YOUR OBJECTIVE -> Each entry that follows should be retyped in full and exactly.

RECORDS SUPPLIED ->
----

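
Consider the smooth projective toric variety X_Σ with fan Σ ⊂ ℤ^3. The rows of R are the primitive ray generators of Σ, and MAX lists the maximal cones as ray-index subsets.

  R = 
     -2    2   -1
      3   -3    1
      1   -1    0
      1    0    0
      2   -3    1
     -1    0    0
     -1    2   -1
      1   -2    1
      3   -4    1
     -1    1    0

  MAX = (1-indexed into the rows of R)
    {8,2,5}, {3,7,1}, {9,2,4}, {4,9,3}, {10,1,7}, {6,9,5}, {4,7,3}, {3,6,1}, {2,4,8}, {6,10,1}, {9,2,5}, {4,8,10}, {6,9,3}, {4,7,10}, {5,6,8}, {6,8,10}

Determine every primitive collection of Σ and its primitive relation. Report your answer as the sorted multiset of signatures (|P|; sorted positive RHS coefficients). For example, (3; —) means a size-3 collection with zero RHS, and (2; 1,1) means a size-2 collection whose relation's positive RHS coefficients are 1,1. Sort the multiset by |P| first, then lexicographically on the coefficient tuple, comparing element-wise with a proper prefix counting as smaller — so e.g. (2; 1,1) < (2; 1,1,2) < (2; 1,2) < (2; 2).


The 21 primitive collections of Σ (r=10, n=3):

  • {3,10}:  v_{3} + v_{10} = 0  ⇒ sig = (2; —)
  • {4,6}:  v_{4} + v_{6} = 0  ⇒ sig = (2; —)
  • {7,8}:  v_{7} + v_{8} = 0  ⇒ sig = (2; —)
  • {1,2}:  v_{1} + v_{2} = v_{3}  ⇒ sig = (2; 1)
  • {1,4}:  v_{1} + v_{4} = v_{7}  ⇒ sig = (2; 1)
  • {1,8}:  v_{1} + v_{8} = v_{6}  ⇒ sig = (2; 1)
  • {2,6}:  v_{2} + v_{6} = v_{5}  ⇒ sig = (2; 1)
  • {3,5}:  v_{3} + v_{5} = v_{9}  ⇒ sig = (2; 1)
  • {3,8}:  v_{3} + v_{8} = v_{5}  ⇒ sig = (2; 1)
  • {4,5}:  v_{4} + v_{5} = v_{2}  ⇒ sig = (2; 1)
  • {5,7}:  v_{5} + v_{7} = v_{3}  ⇒ sig = (2; 1)
  • {5,10}:  v_{5} + v_{10} = v_{8}  ⇒ sig = (2; 1)
  • {6,7}:  v_{6} + v_{7} = v_{1}  ⇒ sig = (2; 1)
  • {9,10}:  v_{9} + v_{10} = v_{5}  ⇒ sig = (2; 1)
  • {1,5}:  v_{1} + v_{5} = v_{3} + v_{6}  ⇒ sig = (2; 1,1)
  • {2,3}:  v_{2} + v_{3} = v_{4} + v_{9}  ⇒ sig = (2; 1,1)
  • {2,7}:  v_{2} + v_{7} = v_{3} + v_{4}  ⇒ sig = (2; 1,1)
  • {2,10}:  v_{2} + v_{10} = v_{4} + v_{8}  ⇒ sig = (2; 1,1)
  • {1,9}:  v_{1} + v_{9} = 2·v_{3} + v_{6}  ⇒ sig = (2; 1,2)
  • {7,9}:  v_{7} + v_{9} = 2·v_{3}  ⇒ sig = (2; 2)
  • {8,9}:  v_{8} + v_{9} = 2·v_{5}  ⇒ sig = (2; 2)

Hence PRS(X_Σ) =
    |P|=2: 21 collections, coeffs (), (), (), (1), (1), (1), (1), (1), (1), (1), (1), (1), (1), (1), (1,1), (1,1), (1,1), (1,1), (1,2), (2), (2)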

----

RESULT BELOW ->
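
Consider the smooth projective toric variety X_Σ with fan Σ ⊂ ℤ^3. The rows of R are the primitive ray generators of Σ, and MAX lists the maximal cones as ray-index subsets.

  R = 
     -2    2   -1
      3   -3    1
      1   -1    0
      1    0    0
      2   -3    1
     -1    0    0
     -1    2   -1
      1   -2    1
      3   -4    1
     -1    1    0

  MAX = (1-indexed into the rows of R)
    {8,2,5}, {3,7,1}, {9,2,4}, {4,9,3}, {10,1,7}, {6,9,5}, {4,7,3}, {3,6,1}, {2,4,8}, {6,10,1}, {9,2,5}, {4,8,10}, {6,9,3}, {4,7,10}, {5,6,8}, {6,8,10}

Determine every primitive collection of Σ and its primitive relation. Report your answer as the sorted multiset of signatures (|P|; sorted positive RHS coefficients). For example, (3; —) means a size-3 collection with zero RHS, and (2; 1,1) means a size-2 collection whose relation's positive RHS coefficients are 1,1. Sort the multiset by |P| first, then lexicographically on the coefficient tuple, comparing element-wise with a proper prefix counting as smaller — so e.g. (2; 1,1) < (2; 1,1,2) < (2; 1,2) < (2; 2).


The 21 primitive collections of Σ (r=10, n=3):

  • {3,10}:  v_{3} + v_{10} = 0  ⇒ sig = (2; —)
  • {4,6}:  v_{4} + v_{6} = 0  ⇒ sig = (2; —)
  • {7,8}:  v_{7} + v_{8} = 0  ⇒ sig = (2; —)
  • {1,2}:  v_{1} + v_{2} = v_{3}  ⇒ sig = (2; 1)
  • {1,4}:  v_{1} + v_{4} = v_{7}  ⇒ sig = (2; 1)
  • {1,8}:  v_{1} + v_{8} = v_{6}  ⇒ sig = (2; 1)
  • {2,6}:  v_{2} + v_{6} = v_{5}  ⇒ sig = (2; 1)
  • {3,5}:  v_{3} + v_{5} = v_{9}  ⇒ sig = (2; 1)
  • {3,8}:  v_{3} + v_{8} = v_{5}  ⇒ sig = (2; 1)
  • {4,5}:  v_{4} + v_{5} = v_{2}  ⇒ sig = (2; 1)
  • {5,7}:  v_{5} + v_{7} = v_{3}  ⇒ sig = (2; 1)
  • {5,10}:  v_{5} + v_{10} = v_{8}  ⇒ sig = (2; 1)
  • {6,7}:  v_{6} + v_{7} = v_{1}  ⇒ sig = (2; 1)
  • {9,10}:  v_{9} + v_{10} = v_{5}  ⇒ sig = (2; 1)
  • {1,5}:  v_{1} + v_{5} = v_{3} + v_{6}  ⇒ sig = (2; 1,1)
  • {2,3}:  v_{2} + v_{3} = v_{4} + v_{9}  ⇒ sig = (2; 1,1)
  • {2,7}:  v_{2} + v_{7} = v_{3} + v_{4}  ⇒ sig = (2; 1,1)
  • {2,10}:  v_{2} + v_{10} = v_{4} + v_{8}  ⇒ sig = (2; 1,1)
  • {1,9}:  v_{1} + v_{9} = 2·v_{3} + v_{6}  ⇒ sig = (2; 1,2)
  • {7,9}:  v_{7} + v_{9} = 2·v_{3}  ⇒ sig = (2; 2)
  • {8,9}:  v_{8} + v_{9} = 2·v_{5}  ⇒ sig = (2; 2)

Hence PRS(X_Σ) =
    |P|=2: 21 collections, coeffs (), (), (), (1), (1), (1), (1), (1), (1), (1), (1), (1), (1), (1), (1,1), (1,1), (1,1), (1,1), (1,2), (2), (2)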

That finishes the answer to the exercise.